→ ASSIGNMENT
Could every entry be set down once more, exactly as given?

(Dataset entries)
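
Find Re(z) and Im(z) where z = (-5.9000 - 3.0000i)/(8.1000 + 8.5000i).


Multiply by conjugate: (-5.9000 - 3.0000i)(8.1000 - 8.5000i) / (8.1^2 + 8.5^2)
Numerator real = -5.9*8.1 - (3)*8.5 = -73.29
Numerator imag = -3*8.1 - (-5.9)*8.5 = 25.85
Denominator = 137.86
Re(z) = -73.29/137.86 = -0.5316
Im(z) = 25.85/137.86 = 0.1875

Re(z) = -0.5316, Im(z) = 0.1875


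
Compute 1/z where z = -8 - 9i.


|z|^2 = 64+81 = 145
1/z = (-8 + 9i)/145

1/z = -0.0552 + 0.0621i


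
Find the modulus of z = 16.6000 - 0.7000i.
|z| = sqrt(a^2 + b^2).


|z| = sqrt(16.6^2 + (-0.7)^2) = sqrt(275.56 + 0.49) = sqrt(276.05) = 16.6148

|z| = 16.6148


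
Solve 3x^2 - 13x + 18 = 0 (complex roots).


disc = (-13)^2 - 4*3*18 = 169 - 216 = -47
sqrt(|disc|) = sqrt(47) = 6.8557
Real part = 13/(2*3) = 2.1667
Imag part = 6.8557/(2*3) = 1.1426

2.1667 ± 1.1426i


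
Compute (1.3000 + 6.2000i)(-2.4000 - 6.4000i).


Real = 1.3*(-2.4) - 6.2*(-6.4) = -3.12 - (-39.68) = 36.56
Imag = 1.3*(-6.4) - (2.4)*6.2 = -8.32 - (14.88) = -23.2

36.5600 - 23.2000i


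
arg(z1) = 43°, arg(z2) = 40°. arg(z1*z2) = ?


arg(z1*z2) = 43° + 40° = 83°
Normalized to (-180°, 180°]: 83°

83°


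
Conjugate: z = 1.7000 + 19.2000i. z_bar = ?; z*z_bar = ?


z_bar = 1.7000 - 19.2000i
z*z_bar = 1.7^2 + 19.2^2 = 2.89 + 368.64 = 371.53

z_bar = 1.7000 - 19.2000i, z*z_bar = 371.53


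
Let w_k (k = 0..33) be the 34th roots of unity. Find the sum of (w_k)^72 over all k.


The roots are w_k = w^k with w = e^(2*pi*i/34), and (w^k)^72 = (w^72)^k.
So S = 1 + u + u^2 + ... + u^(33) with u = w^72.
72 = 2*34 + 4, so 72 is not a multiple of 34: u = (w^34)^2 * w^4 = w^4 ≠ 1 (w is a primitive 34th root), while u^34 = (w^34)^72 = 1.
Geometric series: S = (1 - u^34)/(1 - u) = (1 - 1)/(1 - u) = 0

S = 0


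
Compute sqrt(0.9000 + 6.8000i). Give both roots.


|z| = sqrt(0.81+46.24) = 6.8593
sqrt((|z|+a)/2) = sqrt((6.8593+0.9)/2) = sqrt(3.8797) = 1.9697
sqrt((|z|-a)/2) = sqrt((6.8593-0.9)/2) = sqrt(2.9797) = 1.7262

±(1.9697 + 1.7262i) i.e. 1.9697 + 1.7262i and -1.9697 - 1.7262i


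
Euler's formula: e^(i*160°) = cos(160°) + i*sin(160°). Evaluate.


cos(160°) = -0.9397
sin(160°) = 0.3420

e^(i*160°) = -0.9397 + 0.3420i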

→ OUTPUT
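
Find Re(z) and Im(z) where z = (-5.9000 - 3.0000i)/(8.1000 + 8.5000i).


Multiply by conjugate: (-5.9000 - 3.0000i)(8.1000 - 8.5000i) / (8.1^2 + 8.5^2)
Numerator real = -5.9*8.1 - (3)*8.5 = -73.29
Numerator imag = -3*8.1 - (-5.9)*8.5 = 25.85
Denominator = 137.86
Re(z) = -73.29/137.86 = -0.5316
Im(z) = 25.85/137.86 = 0.1875

Re(z) = -0.5316, Im(z) = 0.1875


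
Compute 1/z where z = -8 - 9i.


|z|^2 = 64+81 = 145
1/z = (-8 + 9i)/145

1/z = -0.0552 + 0.0621i


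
Find the modulus of z = 16.6000 - 0.7000i.
|z| = sqrt(a^2 + b^2).


|z| = sqrt(16.6^2 + (-0.7)^2) = sqrt(275.56 + 0.49) = sqrt(276.05) = 16.6148

|z| = 16.6148


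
Solve 3x^2 - 13x + 18 = 0 (complex roots).


disc = (-13)^2 - 4*3*18 = 169 - 216 = -47
sqrt(|disc|) = sqrt(47) = 6.8557
Real part = 13/(2*3) = 2.1667
Imag part = 6.8557/(2*3) = 1.1426

2.1667 ± 1.1426i


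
Compute (1.3000 + 6.2000i)(-2.4000 - 6.4000i).


Real = 1.3*(-2.4) - 6.2*(-6.4) = -3.12 - (-39.68) = 36.56
Imag = 1.3*(-6.4) - (2.4)*6.2 = -8.32 - (14.88) = -23.2

36.5600 - 23.2000i


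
arg(z1) = 43°, arg(z2) = 40°. arg(z1*z2) = ?


arg(z1*z2) = 43° + 40° = 83°
Normalized to (-180°, 180°]: 83°

83°


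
Conjugate: z = 1.7000 + 19.2000i. z_bar = ?; z*z_bar = ?


z_bar = 1.7000 - 19.2000i
z*z_bar = 1.7^2 + 19.2^2 = 2.89 + 368.64 = 371.53

z_bar = 1.7000 - 19.2000i, z*z_bar = 371.53


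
Let w_k (k = 0..33) be the 34th roots of unity. Find the sum of (w_k)^72 over all k.


The roots are w_k = w^k with w = e^(2*pi*i/34), and (w^k)^72 = (w^72)^k.
So S = 1 + u + u^2 + ... + u^(33) with u = w^72.
72 = 2*34 + 4, so 72 is not a multiple of 34: u = (w^34)^2 * w^4 = w^4 ≠ 1 (w is a primitive 34th root), while u^34 = (w^34)^72 = 1.
Geometric series: S = (1 - u^34)/(1 - u) = (1 - 1)/(1 - u) = 0

S = 0


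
Compute sqrt(0.9000 + 6.8000i). Give both roots.


|z| = sqrt(0.81+46.24) = 6.8593
sqrt((|z|+a)/2) = sqrt((6.8593+0.9)/2) = sqrt(3.8797) = 1.9697
sqrt((|z|-a)/2) = sqrt((6.8593-0.9)/2) = sqrt(2.9797) = 1.7262

±(1.9697 + 1.7262i) i.e. 1.9697 + 1.7262i and -1.9697 - 1.7262i


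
Euler's formula: e^(i*160°) = cos(160°) + i*sin(160°). Evaluate.


cos(160°) = -0.9397
sin(160°) = 0.3420

e^(i*160°) = -0.9397 + 0.3420i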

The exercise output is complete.